◆ Dataset excerpts:
________________________

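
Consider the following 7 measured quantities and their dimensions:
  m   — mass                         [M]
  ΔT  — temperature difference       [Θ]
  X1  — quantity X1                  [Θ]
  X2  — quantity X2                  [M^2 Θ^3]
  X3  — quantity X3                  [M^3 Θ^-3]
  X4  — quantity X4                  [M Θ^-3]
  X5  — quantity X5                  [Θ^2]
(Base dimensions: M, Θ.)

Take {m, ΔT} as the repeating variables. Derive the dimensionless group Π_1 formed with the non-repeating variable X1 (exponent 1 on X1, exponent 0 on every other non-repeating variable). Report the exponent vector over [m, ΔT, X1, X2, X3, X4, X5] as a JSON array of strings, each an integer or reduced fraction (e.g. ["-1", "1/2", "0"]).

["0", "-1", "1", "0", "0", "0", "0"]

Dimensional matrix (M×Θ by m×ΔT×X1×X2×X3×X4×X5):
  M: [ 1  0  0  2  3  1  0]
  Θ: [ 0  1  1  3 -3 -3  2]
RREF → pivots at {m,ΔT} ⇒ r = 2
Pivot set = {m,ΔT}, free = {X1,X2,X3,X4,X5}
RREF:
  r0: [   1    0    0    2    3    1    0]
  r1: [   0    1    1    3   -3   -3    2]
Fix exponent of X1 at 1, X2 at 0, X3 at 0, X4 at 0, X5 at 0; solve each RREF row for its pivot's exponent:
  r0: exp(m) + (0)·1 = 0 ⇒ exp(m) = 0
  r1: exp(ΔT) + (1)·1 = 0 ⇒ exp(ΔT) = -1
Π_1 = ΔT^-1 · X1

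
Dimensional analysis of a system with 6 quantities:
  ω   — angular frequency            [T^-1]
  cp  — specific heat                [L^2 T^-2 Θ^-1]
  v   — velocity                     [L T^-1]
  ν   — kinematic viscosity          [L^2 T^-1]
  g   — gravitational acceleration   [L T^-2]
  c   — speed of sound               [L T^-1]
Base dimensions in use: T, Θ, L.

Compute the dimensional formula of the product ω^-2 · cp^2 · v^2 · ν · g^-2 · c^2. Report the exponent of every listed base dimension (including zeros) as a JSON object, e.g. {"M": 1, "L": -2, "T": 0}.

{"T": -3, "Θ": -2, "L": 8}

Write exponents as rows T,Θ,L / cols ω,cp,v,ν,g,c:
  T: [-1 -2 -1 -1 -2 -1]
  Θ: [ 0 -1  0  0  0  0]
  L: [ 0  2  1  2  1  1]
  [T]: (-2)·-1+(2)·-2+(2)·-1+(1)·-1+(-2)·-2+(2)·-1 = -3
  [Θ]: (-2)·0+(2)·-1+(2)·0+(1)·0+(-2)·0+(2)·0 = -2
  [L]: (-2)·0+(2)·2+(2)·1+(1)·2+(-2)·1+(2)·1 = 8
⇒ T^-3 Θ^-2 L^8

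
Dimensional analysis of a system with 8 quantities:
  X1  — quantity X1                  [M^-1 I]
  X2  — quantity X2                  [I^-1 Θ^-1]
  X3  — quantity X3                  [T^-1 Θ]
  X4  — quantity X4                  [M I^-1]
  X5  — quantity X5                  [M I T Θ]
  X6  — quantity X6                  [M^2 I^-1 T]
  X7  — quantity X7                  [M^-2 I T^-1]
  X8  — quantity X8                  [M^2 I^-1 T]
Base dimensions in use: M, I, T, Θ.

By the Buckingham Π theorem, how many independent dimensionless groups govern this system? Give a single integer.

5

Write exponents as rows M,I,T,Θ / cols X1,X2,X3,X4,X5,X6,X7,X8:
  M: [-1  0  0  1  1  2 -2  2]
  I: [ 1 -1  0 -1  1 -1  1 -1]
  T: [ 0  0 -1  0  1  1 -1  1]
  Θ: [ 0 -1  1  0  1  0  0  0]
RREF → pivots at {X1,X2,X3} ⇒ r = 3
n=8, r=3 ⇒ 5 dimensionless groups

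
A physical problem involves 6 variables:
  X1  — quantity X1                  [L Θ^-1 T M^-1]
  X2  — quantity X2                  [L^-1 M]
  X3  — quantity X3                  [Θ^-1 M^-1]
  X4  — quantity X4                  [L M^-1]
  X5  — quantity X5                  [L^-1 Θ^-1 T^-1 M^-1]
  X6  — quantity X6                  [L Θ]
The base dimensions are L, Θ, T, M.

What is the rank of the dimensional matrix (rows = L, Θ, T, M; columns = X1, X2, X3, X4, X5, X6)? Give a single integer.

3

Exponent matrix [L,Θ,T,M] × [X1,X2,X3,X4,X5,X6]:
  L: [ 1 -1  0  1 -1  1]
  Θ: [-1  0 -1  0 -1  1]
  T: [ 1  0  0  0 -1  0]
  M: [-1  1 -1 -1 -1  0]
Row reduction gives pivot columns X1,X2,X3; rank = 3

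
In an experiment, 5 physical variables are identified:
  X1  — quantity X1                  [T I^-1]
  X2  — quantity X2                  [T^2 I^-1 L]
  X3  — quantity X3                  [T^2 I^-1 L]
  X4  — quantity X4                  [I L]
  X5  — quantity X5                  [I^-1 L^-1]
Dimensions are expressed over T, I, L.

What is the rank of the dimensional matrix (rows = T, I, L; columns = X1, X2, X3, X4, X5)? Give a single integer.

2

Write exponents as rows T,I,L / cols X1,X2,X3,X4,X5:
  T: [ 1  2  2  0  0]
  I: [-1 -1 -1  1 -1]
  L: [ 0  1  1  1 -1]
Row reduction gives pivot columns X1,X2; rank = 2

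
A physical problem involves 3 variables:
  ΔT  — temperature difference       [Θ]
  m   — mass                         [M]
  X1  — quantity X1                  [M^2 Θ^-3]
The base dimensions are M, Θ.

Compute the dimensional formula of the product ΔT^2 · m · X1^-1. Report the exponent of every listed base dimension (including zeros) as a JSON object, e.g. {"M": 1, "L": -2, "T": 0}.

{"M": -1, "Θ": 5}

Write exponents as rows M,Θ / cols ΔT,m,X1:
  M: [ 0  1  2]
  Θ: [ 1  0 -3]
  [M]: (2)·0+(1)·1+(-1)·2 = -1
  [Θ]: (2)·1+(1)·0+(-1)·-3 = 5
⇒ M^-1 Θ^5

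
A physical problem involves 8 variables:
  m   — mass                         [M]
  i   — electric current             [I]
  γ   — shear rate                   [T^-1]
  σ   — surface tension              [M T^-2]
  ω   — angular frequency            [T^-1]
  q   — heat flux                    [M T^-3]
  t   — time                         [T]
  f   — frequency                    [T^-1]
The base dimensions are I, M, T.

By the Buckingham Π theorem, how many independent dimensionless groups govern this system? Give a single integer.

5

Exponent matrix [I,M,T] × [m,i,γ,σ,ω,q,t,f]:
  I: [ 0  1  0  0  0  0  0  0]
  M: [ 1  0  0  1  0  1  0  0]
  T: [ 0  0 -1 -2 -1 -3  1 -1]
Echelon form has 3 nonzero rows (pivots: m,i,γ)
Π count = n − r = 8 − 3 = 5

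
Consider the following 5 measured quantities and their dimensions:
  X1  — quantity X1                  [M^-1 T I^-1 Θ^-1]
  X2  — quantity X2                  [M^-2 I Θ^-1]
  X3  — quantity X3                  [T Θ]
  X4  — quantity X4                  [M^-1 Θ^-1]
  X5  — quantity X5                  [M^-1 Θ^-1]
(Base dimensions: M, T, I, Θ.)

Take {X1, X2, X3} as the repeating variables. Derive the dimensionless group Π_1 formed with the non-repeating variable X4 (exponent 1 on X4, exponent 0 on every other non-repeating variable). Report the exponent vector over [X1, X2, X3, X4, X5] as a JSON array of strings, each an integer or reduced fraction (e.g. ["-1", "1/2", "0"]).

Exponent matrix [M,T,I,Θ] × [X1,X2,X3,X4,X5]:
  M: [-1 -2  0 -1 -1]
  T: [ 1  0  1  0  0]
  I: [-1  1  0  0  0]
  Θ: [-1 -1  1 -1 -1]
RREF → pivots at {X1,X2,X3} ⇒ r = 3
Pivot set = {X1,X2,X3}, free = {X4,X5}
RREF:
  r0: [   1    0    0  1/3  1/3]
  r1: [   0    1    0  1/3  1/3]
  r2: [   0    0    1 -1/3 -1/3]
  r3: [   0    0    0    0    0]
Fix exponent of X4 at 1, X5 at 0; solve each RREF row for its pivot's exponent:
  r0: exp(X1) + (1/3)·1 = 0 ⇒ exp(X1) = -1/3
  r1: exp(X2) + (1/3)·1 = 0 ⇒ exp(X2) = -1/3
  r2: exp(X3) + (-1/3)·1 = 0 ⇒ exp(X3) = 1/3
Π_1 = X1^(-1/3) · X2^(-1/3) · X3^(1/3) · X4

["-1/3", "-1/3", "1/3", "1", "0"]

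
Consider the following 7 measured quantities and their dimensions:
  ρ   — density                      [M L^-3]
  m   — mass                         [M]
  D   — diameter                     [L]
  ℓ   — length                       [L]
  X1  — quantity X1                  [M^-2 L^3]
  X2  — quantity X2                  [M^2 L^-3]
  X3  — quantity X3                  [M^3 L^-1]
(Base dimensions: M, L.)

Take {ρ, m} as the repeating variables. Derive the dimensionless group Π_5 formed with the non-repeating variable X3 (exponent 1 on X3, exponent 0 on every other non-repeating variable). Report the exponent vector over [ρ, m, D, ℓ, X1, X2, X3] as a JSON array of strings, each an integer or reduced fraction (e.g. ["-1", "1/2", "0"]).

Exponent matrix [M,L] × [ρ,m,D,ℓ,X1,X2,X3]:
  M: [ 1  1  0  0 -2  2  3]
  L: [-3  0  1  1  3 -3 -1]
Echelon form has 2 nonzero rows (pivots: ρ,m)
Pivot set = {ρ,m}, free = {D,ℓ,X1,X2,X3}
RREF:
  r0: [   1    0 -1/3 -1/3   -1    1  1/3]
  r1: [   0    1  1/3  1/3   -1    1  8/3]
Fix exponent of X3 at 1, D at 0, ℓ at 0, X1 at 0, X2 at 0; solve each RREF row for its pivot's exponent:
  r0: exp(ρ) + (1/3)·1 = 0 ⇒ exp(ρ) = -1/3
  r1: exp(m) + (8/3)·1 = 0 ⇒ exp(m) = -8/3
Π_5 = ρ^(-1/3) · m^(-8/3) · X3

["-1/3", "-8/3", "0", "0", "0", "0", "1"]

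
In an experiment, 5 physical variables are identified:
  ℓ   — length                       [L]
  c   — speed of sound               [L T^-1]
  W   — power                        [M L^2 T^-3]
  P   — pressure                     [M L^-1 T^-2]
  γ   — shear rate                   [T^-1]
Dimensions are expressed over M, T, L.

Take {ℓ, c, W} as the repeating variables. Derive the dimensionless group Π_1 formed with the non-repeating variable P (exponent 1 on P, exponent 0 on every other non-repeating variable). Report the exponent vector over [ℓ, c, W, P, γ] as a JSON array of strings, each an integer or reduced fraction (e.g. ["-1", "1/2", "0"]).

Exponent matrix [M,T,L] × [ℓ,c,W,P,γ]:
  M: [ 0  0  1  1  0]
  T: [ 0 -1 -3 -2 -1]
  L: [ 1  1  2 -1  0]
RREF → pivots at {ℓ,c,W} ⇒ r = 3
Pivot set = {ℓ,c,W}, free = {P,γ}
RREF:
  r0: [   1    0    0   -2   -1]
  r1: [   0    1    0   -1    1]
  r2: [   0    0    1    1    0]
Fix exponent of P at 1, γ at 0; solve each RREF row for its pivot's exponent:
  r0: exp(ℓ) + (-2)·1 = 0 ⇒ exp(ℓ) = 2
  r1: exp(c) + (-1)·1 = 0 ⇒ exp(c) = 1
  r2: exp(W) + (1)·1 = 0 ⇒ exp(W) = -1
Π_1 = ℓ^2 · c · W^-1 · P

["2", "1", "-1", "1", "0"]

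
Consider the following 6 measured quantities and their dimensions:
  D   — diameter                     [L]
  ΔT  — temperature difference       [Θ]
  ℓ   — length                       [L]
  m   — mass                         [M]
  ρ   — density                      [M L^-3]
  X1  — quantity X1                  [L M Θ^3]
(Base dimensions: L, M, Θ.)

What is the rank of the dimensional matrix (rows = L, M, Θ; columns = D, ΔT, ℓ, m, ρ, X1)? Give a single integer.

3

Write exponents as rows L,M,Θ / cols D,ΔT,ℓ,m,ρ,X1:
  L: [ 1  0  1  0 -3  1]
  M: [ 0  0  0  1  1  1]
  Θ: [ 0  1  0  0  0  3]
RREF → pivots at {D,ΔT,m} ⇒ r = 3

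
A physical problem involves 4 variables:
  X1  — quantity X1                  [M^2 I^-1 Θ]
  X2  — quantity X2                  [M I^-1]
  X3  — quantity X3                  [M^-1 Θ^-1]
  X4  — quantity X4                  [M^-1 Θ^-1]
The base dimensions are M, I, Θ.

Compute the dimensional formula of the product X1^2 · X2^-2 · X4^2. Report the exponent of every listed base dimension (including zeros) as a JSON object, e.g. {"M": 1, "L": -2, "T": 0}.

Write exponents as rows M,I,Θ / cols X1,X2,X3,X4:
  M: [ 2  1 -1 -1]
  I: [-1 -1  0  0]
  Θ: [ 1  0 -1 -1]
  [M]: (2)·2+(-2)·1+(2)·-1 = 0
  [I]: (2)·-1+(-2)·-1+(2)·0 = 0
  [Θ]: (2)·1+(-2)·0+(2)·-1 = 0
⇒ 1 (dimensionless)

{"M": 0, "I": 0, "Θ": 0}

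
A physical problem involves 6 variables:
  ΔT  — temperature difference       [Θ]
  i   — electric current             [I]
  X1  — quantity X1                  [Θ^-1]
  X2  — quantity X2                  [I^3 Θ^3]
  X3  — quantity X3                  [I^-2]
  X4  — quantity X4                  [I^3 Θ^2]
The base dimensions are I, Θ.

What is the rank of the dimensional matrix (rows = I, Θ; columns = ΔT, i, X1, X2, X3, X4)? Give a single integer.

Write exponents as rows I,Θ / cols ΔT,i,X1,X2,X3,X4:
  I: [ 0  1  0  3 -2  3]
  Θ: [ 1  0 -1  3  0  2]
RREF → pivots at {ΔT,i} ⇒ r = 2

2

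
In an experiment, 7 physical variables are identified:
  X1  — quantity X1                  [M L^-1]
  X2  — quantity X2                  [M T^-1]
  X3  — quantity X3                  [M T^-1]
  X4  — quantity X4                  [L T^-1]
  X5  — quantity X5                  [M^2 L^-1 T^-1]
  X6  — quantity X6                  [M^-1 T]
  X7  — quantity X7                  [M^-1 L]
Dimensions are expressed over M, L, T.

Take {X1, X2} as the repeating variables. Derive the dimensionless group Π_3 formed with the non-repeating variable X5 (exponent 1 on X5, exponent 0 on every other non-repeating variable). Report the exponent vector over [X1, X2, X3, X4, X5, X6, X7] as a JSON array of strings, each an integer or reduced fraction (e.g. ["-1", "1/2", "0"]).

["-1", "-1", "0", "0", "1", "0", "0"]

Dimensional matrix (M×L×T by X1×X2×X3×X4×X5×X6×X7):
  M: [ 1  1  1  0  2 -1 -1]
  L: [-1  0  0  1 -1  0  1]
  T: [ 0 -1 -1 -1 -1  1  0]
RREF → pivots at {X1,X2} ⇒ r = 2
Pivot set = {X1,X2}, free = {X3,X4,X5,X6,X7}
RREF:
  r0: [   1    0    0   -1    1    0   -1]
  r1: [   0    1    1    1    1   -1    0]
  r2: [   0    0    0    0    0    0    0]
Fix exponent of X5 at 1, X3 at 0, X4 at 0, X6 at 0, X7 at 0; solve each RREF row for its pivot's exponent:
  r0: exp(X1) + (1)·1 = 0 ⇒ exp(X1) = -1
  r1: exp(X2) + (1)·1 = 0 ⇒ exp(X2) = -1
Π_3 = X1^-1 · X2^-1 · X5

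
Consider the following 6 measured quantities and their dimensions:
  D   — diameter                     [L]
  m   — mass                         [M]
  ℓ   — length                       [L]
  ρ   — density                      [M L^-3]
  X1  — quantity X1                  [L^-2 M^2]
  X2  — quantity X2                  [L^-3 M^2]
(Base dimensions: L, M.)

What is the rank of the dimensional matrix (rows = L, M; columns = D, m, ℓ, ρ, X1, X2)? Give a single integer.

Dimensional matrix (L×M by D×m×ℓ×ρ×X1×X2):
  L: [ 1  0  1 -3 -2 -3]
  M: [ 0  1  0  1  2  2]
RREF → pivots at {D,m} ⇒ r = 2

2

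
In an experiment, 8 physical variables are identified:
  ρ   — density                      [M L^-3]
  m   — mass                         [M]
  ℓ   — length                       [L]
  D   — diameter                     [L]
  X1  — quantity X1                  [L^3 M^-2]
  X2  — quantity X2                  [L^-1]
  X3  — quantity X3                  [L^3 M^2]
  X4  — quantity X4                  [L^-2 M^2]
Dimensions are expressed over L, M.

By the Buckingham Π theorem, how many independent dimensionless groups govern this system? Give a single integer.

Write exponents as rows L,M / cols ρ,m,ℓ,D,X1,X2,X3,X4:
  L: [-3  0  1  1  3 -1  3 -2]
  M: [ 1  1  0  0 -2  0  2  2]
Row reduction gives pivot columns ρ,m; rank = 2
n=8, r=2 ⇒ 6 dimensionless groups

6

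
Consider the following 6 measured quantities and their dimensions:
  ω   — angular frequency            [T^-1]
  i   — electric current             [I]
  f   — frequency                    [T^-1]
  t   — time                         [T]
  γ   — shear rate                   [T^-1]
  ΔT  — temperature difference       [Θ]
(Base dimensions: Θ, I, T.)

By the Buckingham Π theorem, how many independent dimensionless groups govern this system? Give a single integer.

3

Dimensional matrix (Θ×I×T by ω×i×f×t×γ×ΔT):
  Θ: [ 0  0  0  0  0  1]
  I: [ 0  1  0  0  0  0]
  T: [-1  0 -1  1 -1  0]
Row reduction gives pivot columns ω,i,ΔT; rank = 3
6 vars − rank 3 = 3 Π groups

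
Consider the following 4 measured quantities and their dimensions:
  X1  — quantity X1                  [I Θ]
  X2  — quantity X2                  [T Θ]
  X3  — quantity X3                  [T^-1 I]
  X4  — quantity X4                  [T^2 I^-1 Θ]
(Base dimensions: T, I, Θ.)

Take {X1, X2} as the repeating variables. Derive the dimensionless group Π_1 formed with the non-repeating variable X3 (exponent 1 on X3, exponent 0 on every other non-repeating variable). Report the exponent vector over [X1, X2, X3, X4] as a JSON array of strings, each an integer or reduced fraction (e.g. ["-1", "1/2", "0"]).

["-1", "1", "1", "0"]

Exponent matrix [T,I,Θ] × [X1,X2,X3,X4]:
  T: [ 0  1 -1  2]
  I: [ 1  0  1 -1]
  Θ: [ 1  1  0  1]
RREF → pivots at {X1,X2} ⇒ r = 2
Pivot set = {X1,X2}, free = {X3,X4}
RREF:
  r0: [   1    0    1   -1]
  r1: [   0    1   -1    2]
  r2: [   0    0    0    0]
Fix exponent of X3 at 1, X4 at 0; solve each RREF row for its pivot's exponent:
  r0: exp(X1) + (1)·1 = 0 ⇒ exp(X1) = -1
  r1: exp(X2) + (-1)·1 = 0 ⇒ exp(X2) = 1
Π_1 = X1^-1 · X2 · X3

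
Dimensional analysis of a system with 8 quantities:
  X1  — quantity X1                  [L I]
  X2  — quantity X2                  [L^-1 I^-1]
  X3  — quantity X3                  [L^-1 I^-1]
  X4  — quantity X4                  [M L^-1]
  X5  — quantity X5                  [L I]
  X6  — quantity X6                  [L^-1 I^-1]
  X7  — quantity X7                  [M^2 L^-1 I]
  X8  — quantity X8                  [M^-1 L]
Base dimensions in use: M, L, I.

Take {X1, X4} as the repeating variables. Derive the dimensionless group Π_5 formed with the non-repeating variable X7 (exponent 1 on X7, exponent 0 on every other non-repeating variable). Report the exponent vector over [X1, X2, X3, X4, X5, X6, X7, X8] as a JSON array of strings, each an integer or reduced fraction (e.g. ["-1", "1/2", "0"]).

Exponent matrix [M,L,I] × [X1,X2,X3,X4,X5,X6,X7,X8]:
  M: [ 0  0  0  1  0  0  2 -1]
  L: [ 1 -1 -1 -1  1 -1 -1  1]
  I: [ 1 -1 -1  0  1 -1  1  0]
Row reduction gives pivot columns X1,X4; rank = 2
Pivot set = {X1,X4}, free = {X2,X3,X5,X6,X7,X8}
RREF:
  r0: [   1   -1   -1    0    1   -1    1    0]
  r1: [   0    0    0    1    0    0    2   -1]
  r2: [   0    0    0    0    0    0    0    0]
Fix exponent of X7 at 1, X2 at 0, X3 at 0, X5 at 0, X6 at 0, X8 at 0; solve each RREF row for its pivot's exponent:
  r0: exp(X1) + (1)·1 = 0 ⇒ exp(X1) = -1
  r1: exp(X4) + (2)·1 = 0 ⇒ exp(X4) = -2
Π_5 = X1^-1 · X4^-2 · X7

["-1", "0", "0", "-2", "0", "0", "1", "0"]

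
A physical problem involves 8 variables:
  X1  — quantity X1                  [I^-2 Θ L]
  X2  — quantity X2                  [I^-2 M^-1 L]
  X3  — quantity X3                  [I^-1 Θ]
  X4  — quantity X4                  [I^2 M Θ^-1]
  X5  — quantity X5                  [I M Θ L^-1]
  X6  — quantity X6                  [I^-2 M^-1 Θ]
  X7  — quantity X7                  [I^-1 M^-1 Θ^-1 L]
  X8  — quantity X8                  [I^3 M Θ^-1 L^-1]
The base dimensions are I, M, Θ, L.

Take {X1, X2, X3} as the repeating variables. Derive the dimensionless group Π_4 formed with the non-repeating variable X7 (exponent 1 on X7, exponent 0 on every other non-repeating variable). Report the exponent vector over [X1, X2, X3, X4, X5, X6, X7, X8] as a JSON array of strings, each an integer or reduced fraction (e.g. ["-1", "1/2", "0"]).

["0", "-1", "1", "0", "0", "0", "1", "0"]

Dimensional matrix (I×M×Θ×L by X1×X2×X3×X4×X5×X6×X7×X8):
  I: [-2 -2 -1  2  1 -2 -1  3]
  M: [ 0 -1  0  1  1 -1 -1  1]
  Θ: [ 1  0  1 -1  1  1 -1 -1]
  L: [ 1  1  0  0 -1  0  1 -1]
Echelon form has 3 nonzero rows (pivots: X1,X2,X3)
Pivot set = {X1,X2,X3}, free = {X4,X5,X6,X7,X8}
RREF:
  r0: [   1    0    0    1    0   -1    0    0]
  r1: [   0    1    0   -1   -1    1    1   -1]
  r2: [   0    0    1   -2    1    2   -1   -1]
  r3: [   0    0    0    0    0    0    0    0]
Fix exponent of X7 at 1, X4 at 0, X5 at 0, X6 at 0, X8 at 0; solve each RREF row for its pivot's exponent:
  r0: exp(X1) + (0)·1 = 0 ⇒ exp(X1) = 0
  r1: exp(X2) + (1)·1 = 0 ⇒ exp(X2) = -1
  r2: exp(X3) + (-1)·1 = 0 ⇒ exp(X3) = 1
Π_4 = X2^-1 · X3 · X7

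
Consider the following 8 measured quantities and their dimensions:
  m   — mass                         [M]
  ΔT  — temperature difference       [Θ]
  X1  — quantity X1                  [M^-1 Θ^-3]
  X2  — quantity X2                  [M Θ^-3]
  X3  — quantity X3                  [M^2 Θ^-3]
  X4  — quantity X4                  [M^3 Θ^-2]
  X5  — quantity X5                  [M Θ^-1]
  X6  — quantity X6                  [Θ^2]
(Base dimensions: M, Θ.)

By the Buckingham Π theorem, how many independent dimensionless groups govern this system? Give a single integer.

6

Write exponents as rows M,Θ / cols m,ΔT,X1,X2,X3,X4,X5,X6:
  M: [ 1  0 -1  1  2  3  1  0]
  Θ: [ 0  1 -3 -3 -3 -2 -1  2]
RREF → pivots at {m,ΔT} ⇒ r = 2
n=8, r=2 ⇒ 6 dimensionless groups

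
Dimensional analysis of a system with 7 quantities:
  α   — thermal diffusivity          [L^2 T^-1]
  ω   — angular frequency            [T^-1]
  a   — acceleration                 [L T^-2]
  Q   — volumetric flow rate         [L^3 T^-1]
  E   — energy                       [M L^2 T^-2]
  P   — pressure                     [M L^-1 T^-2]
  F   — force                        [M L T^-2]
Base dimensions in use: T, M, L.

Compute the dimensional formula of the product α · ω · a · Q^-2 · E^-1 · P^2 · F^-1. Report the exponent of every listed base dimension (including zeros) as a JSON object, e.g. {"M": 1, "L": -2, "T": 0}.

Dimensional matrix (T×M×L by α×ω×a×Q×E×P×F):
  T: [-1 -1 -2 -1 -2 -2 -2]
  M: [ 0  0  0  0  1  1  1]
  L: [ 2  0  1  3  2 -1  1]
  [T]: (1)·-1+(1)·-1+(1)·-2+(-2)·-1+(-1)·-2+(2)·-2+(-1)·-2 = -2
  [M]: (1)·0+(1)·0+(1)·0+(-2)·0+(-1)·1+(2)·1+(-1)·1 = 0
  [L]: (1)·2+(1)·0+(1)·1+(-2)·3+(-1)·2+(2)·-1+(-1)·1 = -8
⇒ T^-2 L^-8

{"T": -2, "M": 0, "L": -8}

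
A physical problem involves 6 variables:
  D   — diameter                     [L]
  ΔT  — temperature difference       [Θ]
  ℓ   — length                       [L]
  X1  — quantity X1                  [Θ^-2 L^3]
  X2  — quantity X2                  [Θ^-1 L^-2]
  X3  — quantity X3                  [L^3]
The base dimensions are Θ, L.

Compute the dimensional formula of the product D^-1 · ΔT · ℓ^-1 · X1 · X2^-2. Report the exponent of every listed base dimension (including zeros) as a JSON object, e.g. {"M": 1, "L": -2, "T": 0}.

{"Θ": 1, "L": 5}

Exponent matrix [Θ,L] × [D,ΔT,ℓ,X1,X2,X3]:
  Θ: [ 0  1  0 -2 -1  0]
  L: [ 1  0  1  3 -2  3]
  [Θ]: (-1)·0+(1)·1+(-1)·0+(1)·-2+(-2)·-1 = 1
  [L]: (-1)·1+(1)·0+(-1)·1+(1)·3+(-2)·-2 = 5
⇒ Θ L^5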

________________________

◆ Problem details: Starting at the line above that holds "[M^2 L^-1 T^-1]" and ending at the line that holds "Dimensions are expressed over M, L, T.", transcribe each line exactly and include no other lines.

◆ Task response:
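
  X5  — quantity X5                  [M^2 L^-1 T^-1]
  X6  — quantity X6                  [M^-1 T]
  X7  — quantity X7                  [M^-1 L]
Dimensions are expressed over M, L, T.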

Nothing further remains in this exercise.